(Your objective):
Only the stretch of the listing below that runs from the line with "A ship holds" through the line with "Use: 1 BTU = 1055.06" is to be printed, exactly and with both ends.

*** Raw data Section Begins ***

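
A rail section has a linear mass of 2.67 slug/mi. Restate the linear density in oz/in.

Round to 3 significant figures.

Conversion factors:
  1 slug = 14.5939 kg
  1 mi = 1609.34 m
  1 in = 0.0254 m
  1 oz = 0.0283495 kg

0.0217 oz/in

2.67 slug/mi × 14.5939 kg/slug ÷ 1609.34 m/mi = 0.0242122 kg/m
0.0242122 kg/m ÷ 0.0283495 kg/oz × 0.0254 m/in = 0.0216931 oz/in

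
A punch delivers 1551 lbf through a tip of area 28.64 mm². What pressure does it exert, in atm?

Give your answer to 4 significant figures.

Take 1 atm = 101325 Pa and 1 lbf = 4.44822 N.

1551 lbf × 4.44822 = 6899.19 N
28.64 mm² × 10⁻⁶ = 2.864×10⁻⁵ m²
P = F / A = 6899.19 N / 2.864×10⁻⁵ m² = 2.40894×10⁸ Pa
2.40894×10⁸ Pa ÷ (101325 Pa/atm) = 2377.44 atm

2377 atm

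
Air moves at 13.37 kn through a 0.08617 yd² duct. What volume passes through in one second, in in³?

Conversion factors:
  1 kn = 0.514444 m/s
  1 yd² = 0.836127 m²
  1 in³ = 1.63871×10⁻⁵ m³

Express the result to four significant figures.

13.37 kn × 0.514444 → 6.87812 m/s
0.08617 yd² × 0.836127 → 0.0720491 m²
V = v × A × t = 6.87812 m/s × 0.0720491 m² × 1 s = 0.495562 m³
0.495562 m³ ÷ (1.63871×10⁻⁵ m³/in³) = 30241 in³

3.024×10⁴ in³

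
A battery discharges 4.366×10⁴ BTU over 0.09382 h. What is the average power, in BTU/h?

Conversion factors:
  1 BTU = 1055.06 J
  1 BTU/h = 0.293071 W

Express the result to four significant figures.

4.366×10⁴ BTU × 1055.06 → 4.60639×10⁷ J
0.09382 h × 3600 → 337.752 s
P = E / t = 4.60639×10⁷ J / 337.752 s = 136384 W
136384 W ÷ (0.293071 W/BTU/h) = 465362 BTU/h

4.654×10⁵ BTU/h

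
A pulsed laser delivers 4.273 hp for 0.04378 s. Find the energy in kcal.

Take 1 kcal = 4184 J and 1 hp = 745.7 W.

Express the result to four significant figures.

0.03334 kcal

4.273 hp × 745.7 → 3186.38 W
E = P × t = 3186.38 W × 0.04378 s = 139.5 J
139.5 J ÷ (4184 J/kcal) = 0.0333413 kcal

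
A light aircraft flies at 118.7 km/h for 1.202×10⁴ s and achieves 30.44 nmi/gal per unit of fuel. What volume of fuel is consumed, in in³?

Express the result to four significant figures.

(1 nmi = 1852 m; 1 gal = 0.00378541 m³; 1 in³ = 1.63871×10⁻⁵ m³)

118.7 km/h → 32.9722 m/s
d = v × t = 32.9722 × 12020 = 396326 m
30.44 nmi/gal → 1.48927×10⁷ m/m³
V = d / (distance per unit fuel) = 396326 / 1.48927×10⁷ = 0.0266121 m³
In in³: 0.0266121 / 1.63871×10⁻⁵ = 1623.97 in³

1624 in³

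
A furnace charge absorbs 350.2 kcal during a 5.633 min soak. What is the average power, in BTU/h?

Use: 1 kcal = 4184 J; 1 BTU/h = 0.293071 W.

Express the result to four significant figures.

350.2 kcal × 4184 = 1.46524×10⁶ J
5.633 min × 60 = 337.98 s
P = E / t = 1.46524×10⁶ J / 337.98 s = 4335.29 W
4335.29 W ÷ (0.293071 W/BTU/h) = 14792.6 BTU/h

1.479×10⁴ BTU/h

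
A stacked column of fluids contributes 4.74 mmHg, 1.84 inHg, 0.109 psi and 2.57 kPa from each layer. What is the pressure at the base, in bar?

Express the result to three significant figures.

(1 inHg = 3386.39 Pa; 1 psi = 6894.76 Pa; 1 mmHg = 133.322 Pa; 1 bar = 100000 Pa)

4.74 mmHg × 133.322 = 631.946 Pa
1.84 inHg × 3386.39 = 6230.96 Pa
0.109 psi × 6894.76 = 751.529 Pa
2.57 kPa × 1000 = 2570 Pa
Combined: 631.946 + 6230.96 + 751.529 + 2570 = 10184.4 Pa
In bar: 10184.4 / 100000 = 0.101844 bar

0.102 bar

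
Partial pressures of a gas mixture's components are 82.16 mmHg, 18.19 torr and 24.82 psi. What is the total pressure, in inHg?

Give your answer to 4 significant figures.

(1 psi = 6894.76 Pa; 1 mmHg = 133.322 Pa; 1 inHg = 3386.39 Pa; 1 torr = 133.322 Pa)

54.48 inHg

82.16 mmHg × 133.322 → 10953.7 Pa
18.19 torr × 133.322 → 2425.13 Pa
24.82 psi × 6894.76 → 171128 Pa
Sum: 10953.7 + 2425.13 + 171128 = 184507 Pa
In inHg: 184507 / 3386.39 = 54.4849 inHg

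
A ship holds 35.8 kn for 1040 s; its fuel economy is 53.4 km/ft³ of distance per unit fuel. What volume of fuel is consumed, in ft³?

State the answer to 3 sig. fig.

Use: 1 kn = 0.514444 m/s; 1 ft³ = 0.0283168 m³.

35.8 kn → 18.4171 m/s
d = v × t = 18.4171 × 1040 = 19153.8 m
53.4 km/ft³ → 1.88581×10⁶ m/m³
V = d / (distance per unit fuel) = 19153.8 / 1.88581×10⁶ = 0.0101568 m³
In ft³: 0.0101568 / 0.0283168 = 0.358685 ft³

0.359 ft³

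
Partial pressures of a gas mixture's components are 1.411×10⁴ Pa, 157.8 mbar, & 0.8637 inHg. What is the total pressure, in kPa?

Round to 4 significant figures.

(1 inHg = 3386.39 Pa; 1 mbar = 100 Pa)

32.81 kPa

1.411×10⁴ Pa (already Pa)
157.8 mbar × 100 → 15780 Pa
0.8637 inHg × 3386.39 → 2924.83 Pa
Total: 14110 + 15780 + 2924.83 = 32814.8 Pa
In kPa: 32814.8 / 1000 = 32.8148 kPa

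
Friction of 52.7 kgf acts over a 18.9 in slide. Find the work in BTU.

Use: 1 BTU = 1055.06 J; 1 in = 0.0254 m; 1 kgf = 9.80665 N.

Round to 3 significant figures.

52.7 kgf × 9.80665 → 516.81 N
18.9 in × 0.0254 → 0.48006 m
W = F × d = 516.81 N × 0.48006 m = 248.1 J
248.1 J ÷ (1055.06 J/BTU) = 0.235153 BTU

0.235 BTU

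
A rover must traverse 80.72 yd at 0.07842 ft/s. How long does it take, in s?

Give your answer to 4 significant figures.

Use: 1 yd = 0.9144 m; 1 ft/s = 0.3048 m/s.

3088 s

80.72 yd × 0.9144 = 73.8104 m
0.07842 ft/s × 0.3048 = 0.0239024 m/s
t = d / v = 73.8104 m / 0.0239024 m/s = 3087.99 s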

*** Raw data Section Ends ***

(Answer space):
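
A ship holds 35.8 kn for 1040 s; its fuel economy is 53.4 km/ft³ of distance per unit fuel. What volume of fuel is consumed, in ft³?

State the answer to 3 sig. fig.

Use: 1 kn = 0.514444 m/s; 1 ft³ = 0.0283168 m³.

35.8 kn → 18.4171 m/s
d = v × t = 18.4171 × 1040 = 19153.8 m
53.4 km/ft³ → 1.88581×10⁶ m/m³
V = d / (distance per unit fuel) = 19153.8 / 1.88581×10⁶ = 0.0101568 m³
In ft³: 0.0101568 / 0.0283168 = 0.358685 ft³

0.359 ft³

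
Partial pressures of a gas mixture's components are 1.411×10⁴ Pa, 157.8 mbar, & 0.8637 inHg. What is the total pressure, in kPa?

Round to 4 significant figures.

(1 inHg = 3386.39 Pa; 1 mbar = 100 Pa)

32.81 kPa

1.411×10⁴ Pa (already Pa)
157.8 mbar × 100 → 15780 Pa
0.8637 inHg × 3386.39 → 2924.83 Pa
Total: 14110 + 15780 + 2924.83 = 32814.8 Pa
In kPa: 32814.8 / 1000 = 32.8148 kPa

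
Friction of 52.7 kgf acts over a 18.9 in slide. Find the work in BTU.

Use: 1 BTU = 1055.06 J; 1 in = 0.0254 m; 1 kgf = 9.80665 N.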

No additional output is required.